__Problem to solve__:
Only the lines from the top of the following listing through the line with "step 0: CDCB" belong in your answer, exactly as written.

Input data START

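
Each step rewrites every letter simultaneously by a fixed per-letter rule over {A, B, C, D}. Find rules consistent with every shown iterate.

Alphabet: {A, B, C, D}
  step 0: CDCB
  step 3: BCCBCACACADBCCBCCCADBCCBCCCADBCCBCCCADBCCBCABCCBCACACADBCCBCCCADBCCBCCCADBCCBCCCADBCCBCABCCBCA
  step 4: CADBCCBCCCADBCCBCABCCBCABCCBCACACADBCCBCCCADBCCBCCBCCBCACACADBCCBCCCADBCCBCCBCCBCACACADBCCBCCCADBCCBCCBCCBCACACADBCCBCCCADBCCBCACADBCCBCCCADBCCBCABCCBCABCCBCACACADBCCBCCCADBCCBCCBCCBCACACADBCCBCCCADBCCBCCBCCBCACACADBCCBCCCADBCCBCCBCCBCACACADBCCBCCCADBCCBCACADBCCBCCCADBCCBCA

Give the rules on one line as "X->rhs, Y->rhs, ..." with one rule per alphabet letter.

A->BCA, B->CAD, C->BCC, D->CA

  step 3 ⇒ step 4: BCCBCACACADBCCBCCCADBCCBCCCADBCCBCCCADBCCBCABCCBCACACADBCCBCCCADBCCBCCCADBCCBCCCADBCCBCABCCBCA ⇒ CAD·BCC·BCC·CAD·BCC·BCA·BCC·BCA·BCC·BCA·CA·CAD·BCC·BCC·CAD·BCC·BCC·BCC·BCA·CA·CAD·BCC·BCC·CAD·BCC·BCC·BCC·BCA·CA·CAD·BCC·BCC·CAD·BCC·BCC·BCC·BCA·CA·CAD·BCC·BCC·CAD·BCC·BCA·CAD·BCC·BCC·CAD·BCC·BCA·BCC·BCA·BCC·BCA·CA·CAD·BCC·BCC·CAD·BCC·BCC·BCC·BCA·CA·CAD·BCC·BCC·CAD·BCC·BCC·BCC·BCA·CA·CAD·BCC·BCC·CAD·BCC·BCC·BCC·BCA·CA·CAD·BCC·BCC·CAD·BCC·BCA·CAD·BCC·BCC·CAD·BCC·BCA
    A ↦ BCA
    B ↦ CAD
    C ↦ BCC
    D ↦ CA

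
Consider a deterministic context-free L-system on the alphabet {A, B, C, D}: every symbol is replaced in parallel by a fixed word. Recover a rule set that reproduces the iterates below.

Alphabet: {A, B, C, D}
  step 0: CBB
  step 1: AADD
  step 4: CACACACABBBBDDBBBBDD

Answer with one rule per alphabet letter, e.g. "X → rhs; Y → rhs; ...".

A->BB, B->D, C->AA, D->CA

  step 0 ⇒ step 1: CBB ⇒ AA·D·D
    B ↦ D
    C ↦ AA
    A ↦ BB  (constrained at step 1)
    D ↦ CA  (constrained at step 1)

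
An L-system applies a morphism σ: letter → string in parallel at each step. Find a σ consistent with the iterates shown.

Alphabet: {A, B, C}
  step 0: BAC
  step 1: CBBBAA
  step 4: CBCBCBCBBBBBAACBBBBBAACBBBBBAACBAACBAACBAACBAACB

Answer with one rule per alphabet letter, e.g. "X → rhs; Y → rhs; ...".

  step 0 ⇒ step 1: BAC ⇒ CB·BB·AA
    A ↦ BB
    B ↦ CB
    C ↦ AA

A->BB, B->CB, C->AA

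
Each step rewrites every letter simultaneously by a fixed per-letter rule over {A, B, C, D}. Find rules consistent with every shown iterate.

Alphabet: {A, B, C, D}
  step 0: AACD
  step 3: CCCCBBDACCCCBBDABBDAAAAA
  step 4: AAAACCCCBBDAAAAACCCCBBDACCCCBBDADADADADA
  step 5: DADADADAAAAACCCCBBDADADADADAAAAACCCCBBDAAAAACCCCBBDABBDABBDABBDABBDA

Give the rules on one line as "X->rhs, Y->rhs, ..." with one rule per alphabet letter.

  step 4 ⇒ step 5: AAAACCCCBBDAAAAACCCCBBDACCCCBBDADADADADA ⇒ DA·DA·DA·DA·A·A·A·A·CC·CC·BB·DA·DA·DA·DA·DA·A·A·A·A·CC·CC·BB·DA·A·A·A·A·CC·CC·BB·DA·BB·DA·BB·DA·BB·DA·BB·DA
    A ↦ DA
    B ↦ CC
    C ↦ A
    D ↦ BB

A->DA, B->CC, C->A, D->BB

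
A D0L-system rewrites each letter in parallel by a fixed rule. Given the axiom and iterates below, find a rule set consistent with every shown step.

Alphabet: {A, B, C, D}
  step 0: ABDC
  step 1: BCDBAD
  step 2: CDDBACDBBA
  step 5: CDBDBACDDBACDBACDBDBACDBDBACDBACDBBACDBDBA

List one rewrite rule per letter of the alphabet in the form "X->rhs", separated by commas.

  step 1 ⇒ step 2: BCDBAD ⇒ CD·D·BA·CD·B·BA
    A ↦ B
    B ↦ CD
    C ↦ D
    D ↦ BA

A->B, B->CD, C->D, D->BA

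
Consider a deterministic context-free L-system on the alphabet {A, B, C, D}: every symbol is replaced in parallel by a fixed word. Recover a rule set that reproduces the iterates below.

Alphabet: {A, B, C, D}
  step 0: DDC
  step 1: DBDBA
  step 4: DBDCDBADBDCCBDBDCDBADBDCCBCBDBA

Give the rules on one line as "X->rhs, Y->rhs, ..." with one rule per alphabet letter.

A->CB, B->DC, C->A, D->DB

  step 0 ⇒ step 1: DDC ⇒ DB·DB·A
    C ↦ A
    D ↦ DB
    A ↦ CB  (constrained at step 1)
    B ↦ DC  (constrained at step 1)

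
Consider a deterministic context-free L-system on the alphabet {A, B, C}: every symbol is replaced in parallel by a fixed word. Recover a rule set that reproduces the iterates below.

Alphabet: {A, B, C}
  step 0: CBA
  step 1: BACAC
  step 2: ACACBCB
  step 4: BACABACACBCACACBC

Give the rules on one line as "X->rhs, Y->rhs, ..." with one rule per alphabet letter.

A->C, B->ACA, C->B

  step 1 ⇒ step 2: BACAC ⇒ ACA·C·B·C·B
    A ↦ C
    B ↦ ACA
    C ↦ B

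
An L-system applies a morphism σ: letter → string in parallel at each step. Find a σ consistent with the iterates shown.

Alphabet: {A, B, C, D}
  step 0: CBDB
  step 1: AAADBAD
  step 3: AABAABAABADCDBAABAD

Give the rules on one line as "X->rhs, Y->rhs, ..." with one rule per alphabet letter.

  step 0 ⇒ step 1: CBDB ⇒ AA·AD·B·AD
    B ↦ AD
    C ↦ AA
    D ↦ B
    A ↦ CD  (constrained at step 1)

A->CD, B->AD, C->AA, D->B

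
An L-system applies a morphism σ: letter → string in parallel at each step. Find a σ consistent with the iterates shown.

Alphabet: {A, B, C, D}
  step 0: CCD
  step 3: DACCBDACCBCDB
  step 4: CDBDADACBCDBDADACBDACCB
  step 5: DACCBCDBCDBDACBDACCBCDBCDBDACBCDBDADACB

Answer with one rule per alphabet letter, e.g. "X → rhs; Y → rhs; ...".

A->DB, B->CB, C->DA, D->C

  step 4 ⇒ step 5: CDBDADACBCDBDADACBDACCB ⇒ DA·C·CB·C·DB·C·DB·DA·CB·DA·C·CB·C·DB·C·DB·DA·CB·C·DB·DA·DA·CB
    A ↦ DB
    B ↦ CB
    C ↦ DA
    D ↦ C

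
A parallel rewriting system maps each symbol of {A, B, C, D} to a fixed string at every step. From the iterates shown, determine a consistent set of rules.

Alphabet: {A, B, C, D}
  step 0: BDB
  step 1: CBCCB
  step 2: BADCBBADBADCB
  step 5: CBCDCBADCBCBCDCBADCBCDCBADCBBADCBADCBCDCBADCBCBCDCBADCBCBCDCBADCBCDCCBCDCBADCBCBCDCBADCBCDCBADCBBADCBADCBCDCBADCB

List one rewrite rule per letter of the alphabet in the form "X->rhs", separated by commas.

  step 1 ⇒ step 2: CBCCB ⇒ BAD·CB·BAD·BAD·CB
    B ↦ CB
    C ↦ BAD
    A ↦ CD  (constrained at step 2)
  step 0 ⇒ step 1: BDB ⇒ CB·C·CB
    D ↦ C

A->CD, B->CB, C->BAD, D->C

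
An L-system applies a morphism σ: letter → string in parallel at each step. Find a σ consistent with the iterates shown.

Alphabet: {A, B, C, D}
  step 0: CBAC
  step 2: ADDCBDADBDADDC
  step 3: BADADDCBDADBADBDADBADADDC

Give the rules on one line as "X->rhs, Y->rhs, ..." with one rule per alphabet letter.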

Input data END

__Result of the task__:
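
Each step rewrites every letter simultaneously by a fixed per-letter rule over {A, B, C, D}. Find rules consistent with every shown iterate.

Alphabet: {A, B, C, D}
  step 0: CDCB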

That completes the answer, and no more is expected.